*Task objective*
Look through the data below and extract, unchanged, the lines from the one that contains "A resource-assessment tower" to the one that contains "During a field", both included.

(Saved data entries)
▼▼▼

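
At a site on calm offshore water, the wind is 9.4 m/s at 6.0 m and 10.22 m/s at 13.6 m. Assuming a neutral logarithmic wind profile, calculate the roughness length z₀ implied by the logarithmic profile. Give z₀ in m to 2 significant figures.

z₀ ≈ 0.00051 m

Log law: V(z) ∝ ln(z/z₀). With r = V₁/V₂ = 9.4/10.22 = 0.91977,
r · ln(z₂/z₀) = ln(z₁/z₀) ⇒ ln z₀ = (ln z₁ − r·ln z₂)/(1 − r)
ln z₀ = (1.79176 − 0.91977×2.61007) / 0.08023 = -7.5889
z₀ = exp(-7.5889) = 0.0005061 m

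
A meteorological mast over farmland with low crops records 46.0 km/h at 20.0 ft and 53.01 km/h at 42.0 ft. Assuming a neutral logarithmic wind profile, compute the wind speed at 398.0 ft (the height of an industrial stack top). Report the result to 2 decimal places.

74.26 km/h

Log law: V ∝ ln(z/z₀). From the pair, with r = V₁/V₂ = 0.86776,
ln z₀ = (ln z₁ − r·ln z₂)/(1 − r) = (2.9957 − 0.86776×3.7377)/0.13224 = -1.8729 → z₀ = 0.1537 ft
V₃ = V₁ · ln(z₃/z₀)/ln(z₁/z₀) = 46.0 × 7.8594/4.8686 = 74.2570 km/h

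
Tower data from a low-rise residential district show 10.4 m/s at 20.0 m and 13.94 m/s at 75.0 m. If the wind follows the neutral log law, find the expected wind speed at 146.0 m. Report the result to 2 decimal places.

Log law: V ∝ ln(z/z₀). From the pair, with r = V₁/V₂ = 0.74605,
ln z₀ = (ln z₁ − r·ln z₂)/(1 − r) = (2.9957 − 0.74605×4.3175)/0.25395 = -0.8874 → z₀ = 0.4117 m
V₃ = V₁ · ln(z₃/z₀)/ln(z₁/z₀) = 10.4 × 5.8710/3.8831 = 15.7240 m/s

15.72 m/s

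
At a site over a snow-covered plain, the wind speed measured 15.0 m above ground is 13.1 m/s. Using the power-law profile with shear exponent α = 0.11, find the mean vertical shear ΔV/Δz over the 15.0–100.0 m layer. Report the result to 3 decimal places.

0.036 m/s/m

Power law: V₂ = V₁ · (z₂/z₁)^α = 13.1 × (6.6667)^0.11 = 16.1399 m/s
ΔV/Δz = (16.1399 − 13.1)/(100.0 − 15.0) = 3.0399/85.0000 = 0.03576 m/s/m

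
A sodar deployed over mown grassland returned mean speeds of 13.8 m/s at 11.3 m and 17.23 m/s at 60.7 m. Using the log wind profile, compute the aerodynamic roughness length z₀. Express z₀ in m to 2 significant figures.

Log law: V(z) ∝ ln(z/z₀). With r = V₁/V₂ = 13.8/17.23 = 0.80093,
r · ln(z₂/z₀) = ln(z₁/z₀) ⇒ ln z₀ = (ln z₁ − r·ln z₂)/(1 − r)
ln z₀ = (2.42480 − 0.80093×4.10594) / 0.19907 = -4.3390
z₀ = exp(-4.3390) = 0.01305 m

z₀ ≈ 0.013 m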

▲▲▲
▼▼▼

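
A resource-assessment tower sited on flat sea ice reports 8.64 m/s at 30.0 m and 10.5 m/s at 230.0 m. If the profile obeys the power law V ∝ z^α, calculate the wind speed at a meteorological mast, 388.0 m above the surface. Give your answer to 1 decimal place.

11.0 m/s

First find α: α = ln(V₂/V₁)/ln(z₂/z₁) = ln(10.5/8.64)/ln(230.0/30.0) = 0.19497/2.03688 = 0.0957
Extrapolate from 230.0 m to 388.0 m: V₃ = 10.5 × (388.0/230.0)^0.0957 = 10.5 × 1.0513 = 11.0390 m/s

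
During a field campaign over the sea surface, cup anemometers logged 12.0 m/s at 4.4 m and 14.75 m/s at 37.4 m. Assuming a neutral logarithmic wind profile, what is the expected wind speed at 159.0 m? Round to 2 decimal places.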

▲▲▲

*Exercise response*
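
A resource-assessment tower sited on flat sea ice reports 8.64 m/s at 30.0 m and 10.5 m/s at 230.0 m. If the profile obeys the power law V ∝ z^α, calculate the wind speed at a meteorological mast, 388.0 m above the surface. Give your answer to 1 decimal place.

11.0 m/s

First find α: α = ln(V₂/V₁)/ln(z₂/z₁) = ln(10.5/8.64)/ln(230.0/30.0) = 0.19497/2.03688 = 0.0957
Extrapolate from 230.0 m to 388.0 m: V₃ = 10.5 × (388.0/230.0)^0.0957 = 10.5 × 1.0513 = 11.0390 m/s

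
During a field campaign over the sea surface, cup anemometers logged 12.0 m/s at 4.4 m and 14.75 m/s at 37.4 m. Assuming a neutral logarithmic wind profile, what is the expected wind speed at 159.0 m? Round to 2 decimal places.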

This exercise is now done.